> [Information provided]
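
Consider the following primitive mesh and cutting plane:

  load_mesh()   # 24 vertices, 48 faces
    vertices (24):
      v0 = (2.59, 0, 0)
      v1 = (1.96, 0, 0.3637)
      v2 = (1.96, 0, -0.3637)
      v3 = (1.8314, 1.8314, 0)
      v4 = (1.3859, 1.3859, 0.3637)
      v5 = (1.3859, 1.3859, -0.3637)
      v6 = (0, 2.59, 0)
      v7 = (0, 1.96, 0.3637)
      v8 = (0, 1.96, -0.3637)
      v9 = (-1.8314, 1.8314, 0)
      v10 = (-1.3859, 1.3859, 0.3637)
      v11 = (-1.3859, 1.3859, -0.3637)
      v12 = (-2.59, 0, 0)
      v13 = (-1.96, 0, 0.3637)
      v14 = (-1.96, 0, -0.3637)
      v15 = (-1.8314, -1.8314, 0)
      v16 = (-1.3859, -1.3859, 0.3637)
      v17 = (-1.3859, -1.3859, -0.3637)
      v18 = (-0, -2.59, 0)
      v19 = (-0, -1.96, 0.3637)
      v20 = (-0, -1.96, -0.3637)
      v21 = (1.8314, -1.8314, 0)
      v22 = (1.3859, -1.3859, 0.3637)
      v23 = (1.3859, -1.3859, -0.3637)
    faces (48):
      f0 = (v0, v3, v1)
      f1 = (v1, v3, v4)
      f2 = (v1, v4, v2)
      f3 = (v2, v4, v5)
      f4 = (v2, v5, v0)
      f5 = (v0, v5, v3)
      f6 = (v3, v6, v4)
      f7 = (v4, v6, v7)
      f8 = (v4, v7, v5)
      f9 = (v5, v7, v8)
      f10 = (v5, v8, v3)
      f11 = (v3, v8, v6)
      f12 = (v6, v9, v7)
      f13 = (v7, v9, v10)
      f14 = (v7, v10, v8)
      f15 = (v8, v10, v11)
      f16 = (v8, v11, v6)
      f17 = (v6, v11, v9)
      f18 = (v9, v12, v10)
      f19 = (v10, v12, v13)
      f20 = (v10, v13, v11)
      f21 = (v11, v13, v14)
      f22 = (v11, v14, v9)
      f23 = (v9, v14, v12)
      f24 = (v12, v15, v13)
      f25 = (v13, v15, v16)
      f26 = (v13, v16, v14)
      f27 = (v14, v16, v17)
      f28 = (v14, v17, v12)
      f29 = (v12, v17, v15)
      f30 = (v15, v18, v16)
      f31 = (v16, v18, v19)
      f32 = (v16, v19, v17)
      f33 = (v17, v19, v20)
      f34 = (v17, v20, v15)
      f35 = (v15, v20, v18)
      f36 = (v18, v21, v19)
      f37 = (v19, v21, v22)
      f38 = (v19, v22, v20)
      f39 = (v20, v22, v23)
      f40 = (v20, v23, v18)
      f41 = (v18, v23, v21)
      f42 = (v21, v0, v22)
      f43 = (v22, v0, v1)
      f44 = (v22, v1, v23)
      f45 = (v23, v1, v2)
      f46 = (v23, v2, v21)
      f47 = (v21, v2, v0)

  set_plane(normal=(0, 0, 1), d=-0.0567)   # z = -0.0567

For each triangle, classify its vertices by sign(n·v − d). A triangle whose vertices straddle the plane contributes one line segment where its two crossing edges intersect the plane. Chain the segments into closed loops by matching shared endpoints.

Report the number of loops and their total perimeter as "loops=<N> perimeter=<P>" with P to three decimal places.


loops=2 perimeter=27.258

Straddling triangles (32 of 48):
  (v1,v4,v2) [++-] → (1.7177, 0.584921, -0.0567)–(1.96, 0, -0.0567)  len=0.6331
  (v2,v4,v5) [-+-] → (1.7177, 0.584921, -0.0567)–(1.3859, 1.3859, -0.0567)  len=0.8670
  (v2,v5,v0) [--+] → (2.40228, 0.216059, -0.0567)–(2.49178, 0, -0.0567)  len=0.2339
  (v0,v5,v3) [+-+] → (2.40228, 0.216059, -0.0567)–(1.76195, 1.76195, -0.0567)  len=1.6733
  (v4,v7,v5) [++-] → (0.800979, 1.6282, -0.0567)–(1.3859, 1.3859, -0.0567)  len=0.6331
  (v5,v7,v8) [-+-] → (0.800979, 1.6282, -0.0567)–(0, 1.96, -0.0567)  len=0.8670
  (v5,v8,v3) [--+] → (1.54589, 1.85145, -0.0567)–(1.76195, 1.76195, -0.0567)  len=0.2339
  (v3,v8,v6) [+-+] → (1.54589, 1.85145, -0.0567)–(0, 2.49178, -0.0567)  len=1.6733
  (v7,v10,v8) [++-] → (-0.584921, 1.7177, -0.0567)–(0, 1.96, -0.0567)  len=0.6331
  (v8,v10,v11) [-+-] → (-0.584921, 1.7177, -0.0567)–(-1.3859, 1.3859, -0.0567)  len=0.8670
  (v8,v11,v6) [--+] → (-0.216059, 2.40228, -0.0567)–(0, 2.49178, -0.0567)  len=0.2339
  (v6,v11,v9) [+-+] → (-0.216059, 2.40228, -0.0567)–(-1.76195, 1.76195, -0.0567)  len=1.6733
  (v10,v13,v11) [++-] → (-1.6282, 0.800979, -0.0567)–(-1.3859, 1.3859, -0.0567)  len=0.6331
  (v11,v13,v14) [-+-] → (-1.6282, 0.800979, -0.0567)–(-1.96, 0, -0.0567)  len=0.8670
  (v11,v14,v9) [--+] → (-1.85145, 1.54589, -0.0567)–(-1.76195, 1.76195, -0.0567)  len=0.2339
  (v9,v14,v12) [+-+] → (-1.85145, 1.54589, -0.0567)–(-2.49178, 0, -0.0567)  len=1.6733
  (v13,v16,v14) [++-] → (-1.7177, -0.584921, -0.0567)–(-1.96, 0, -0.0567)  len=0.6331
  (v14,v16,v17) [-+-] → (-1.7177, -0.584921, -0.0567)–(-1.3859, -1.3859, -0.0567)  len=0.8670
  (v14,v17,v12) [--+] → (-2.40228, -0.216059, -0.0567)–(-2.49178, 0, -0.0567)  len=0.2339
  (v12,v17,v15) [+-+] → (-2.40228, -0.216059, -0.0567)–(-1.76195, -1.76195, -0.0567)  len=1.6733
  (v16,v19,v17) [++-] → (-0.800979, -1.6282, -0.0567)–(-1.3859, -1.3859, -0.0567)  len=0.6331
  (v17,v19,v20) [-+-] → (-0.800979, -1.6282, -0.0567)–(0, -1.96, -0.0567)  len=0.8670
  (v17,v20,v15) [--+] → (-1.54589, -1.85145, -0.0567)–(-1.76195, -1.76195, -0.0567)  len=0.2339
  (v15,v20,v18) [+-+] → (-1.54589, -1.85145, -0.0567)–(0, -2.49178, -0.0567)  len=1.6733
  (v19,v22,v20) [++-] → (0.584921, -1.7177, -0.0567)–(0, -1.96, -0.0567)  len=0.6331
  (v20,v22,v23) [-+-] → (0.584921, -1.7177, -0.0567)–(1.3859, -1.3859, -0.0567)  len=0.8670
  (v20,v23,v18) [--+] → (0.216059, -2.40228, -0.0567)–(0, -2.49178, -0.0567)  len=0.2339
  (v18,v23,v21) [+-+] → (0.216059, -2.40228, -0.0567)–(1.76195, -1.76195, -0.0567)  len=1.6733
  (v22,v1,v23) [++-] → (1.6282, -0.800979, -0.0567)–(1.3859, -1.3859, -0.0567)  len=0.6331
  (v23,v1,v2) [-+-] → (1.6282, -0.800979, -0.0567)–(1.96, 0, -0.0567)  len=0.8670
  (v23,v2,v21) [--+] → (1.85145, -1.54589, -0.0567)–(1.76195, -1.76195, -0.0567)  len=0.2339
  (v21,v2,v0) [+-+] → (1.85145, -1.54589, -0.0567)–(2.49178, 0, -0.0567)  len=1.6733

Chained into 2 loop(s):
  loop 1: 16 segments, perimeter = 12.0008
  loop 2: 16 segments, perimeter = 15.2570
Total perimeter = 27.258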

---

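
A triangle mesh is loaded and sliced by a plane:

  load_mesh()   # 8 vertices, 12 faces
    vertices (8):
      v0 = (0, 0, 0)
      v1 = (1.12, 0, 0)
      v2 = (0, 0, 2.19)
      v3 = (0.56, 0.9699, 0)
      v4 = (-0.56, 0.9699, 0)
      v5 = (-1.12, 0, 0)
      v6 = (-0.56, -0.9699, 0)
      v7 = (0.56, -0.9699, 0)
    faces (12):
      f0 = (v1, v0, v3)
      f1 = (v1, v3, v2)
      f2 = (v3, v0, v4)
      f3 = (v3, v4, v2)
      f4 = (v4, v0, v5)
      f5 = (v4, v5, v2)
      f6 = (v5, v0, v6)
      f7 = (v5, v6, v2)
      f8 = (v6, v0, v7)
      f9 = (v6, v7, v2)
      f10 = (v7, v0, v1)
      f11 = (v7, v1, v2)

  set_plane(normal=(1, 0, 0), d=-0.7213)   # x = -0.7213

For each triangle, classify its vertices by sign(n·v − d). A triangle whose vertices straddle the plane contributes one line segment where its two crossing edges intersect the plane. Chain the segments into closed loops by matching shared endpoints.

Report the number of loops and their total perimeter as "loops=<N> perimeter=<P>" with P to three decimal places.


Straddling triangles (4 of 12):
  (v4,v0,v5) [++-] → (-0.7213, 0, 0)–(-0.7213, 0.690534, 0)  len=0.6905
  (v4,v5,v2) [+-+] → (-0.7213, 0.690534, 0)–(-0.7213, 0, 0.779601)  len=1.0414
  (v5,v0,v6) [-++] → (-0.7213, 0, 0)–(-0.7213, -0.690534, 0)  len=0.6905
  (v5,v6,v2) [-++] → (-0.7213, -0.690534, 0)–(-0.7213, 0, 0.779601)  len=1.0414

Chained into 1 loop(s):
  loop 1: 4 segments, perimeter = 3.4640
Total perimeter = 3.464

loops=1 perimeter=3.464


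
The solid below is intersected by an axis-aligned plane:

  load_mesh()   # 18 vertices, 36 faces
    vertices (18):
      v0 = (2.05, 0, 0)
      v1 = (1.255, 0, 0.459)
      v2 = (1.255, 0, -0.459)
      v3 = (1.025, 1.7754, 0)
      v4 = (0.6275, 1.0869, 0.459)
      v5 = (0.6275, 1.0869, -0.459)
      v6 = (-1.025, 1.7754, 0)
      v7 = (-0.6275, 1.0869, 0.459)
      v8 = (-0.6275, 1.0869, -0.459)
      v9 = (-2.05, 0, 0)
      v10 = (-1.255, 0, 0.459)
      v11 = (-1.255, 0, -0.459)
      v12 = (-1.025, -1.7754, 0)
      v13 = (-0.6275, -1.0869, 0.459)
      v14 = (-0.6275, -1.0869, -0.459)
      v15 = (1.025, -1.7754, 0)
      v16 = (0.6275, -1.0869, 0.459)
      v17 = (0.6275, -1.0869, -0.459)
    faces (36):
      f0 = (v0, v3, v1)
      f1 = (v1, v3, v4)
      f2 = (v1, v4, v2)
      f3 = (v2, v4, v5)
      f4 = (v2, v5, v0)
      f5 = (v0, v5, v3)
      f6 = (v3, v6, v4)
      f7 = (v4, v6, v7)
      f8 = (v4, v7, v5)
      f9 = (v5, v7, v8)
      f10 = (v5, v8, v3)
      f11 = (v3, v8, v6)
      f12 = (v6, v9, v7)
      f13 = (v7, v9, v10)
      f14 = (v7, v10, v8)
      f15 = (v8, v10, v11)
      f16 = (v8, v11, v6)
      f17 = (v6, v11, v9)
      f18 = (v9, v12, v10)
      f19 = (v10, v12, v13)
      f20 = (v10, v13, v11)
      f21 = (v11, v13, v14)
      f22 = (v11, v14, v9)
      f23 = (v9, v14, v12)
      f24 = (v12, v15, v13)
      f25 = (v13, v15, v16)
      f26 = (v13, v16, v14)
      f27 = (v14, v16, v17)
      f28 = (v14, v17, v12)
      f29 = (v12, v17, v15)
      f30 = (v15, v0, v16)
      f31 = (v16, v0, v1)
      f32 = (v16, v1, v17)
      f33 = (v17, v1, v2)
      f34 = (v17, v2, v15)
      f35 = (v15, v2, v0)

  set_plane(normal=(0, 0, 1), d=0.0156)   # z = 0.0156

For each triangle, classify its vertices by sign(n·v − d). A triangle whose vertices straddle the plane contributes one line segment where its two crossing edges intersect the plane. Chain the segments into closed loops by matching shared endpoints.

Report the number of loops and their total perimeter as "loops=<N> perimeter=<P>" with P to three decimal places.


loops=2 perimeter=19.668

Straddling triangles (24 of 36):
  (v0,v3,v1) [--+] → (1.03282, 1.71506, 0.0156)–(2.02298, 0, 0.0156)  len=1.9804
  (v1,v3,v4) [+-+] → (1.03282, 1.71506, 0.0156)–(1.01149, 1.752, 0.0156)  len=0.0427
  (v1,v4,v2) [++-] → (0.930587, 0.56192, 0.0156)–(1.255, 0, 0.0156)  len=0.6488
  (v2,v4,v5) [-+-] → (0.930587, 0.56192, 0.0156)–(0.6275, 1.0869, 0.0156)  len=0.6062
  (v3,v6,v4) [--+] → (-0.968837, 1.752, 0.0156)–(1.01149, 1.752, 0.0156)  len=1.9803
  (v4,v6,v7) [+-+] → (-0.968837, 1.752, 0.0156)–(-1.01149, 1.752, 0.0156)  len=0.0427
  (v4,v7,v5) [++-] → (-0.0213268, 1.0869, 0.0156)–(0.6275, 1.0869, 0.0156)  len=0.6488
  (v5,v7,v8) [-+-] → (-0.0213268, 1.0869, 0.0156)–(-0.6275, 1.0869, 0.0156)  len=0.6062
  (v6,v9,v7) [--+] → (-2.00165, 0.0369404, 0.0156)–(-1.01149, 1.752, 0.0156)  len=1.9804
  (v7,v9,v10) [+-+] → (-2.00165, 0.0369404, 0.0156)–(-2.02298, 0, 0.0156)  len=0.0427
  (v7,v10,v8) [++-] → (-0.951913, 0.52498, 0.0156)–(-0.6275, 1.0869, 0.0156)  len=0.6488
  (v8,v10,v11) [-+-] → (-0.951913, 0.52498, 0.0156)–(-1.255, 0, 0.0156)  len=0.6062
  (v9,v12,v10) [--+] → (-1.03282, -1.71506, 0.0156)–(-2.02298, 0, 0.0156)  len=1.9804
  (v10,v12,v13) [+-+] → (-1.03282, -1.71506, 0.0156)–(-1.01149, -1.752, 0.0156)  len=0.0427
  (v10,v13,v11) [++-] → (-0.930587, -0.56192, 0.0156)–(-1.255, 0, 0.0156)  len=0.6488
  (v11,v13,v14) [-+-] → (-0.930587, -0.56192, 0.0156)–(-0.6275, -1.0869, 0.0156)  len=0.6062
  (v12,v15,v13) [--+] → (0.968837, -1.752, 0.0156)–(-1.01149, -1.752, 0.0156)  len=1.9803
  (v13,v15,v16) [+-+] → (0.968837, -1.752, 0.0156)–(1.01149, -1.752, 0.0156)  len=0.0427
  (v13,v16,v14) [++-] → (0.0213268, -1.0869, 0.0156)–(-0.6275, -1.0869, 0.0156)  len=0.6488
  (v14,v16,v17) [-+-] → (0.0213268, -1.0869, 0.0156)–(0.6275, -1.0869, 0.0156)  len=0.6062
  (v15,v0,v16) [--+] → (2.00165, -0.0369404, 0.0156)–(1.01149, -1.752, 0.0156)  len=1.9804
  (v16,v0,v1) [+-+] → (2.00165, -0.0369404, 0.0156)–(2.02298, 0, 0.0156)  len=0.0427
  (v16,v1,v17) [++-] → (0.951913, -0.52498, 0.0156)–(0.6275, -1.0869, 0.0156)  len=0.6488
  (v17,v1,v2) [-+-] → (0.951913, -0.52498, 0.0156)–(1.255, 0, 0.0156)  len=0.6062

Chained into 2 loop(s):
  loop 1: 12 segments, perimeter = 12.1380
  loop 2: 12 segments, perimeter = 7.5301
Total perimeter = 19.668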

...

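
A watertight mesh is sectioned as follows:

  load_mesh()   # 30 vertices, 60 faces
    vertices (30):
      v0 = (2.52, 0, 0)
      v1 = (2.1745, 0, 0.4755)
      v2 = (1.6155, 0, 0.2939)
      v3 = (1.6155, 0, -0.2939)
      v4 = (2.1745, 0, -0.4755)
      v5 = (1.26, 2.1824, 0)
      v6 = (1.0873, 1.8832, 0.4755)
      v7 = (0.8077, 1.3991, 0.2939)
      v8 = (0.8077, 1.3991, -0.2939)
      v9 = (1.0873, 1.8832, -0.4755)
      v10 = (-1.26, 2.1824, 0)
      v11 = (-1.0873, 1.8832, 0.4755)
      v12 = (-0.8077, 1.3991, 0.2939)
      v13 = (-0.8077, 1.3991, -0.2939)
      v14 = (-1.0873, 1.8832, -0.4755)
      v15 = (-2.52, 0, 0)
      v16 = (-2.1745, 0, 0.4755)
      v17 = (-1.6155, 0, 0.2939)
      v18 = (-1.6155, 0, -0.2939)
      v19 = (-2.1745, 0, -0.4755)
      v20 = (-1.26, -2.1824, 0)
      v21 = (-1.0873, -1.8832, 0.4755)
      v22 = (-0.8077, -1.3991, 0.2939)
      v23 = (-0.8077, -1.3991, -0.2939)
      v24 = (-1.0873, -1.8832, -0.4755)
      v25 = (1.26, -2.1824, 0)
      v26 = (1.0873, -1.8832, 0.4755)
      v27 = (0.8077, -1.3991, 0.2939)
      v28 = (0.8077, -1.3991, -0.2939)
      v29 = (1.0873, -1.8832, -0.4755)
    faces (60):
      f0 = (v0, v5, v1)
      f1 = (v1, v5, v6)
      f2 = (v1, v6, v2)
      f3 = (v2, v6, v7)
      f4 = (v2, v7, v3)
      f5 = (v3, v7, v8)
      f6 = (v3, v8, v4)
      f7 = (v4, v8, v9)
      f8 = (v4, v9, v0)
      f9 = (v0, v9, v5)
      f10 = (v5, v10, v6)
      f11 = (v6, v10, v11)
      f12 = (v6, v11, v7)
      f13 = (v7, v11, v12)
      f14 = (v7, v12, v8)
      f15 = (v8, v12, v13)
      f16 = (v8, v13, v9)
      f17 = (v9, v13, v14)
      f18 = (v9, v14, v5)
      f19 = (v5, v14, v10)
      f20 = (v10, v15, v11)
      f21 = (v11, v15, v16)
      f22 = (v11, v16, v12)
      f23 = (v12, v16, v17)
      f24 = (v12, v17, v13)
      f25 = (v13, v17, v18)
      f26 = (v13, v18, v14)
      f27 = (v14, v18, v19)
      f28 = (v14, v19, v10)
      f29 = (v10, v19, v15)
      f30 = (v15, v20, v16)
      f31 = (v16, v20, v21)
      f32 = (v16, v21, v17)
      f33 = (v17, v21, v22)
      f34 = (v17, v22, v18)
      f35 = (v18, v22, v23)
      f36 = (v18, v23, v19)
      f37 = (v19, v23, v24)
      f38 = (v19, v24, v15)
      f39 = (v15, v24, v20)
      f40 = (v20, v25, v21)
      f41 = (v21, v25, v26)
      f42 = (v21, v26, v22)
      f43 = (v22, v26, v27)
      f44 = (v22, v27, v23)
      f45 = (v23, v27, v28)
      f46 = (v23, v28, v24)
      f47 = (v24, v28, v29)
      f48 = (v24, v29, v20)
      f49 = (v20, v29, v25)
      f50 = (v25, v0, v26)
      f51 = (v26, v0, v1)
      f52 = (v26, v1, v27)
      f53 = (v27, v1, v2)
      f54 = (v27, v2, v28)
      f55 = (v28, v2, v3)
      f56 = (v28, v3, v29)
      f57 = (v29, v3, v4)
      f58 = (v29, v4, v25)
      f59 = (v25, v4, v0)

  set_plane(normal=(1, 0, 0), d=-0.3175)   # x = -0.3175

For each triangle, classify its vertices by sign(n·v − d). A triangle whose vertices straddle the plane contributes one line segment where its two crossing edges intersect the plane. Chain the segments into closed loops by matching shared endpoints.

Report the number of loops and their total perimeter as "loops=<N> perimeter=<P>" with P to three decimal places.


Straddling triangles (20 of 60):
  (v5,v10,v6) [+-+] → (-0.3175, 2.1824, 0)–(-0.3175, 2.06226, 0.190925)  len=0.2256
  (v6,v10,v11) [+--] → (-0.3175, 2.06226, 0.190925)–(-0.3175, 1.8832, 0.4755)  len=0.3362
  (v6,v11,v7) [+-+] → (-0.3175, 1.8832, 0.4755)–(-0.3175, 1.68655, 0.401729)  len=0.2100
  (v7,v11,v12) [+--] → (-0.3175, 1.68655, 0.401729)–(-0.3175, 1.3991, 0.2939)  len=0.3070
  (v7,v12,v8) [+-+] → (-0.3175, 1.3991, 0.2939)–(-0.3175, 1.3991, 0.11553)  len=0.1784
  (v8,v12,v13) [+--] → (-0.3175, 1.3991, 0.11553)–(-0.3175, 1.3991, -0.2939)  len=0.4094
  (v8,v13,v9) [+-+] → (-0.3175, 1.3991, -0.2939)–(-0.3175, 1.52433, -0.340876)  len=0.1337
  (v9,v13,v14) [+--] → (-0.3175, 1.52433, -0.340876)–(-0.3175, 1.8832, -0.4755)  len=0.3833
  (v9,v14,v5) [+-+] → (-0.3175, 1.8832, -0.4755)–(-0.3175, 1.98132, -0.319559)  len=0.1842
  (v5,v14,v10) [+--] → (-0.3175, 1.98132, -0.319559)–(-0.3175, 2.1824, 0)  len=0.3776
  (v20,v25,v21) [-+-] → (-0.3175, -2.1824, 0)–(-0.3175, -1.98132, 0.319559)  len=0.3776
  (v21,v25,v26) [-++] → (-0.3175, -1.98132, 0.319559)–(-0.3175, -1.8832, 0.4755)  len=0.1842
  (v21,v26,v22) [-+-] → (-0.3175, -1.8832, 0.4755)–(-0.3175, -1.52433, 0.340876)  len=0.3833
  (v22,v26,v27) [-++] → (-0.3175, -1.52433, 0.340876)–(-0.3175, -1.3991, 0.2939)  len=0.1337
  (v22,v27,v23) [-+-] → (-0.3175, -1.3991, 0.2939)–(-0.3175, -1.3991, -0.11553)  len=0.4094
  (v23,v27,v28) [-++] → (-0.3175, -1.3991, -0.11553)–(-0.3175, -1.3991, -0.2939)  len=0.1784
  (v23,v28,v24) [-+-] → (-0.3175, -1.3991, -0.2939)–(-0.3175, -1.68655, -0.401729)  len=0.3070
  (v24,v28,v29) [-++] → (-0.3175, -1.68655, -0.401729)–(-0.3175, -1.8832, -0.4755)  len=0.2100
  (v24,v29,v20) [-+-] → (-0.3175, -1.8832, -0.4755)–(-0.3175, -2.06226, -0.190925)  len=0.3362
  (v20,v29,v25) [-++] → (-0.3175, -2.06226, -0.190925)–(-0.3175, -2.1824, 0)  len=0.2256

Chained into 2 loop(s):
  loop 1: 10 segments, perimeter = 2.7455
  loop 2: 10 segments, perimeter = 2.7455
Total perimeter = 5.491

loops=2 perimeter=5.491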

> [Your assignment] A single figure, please: the number of lines in the data that hold the string "normal".

> [Result of this task] 4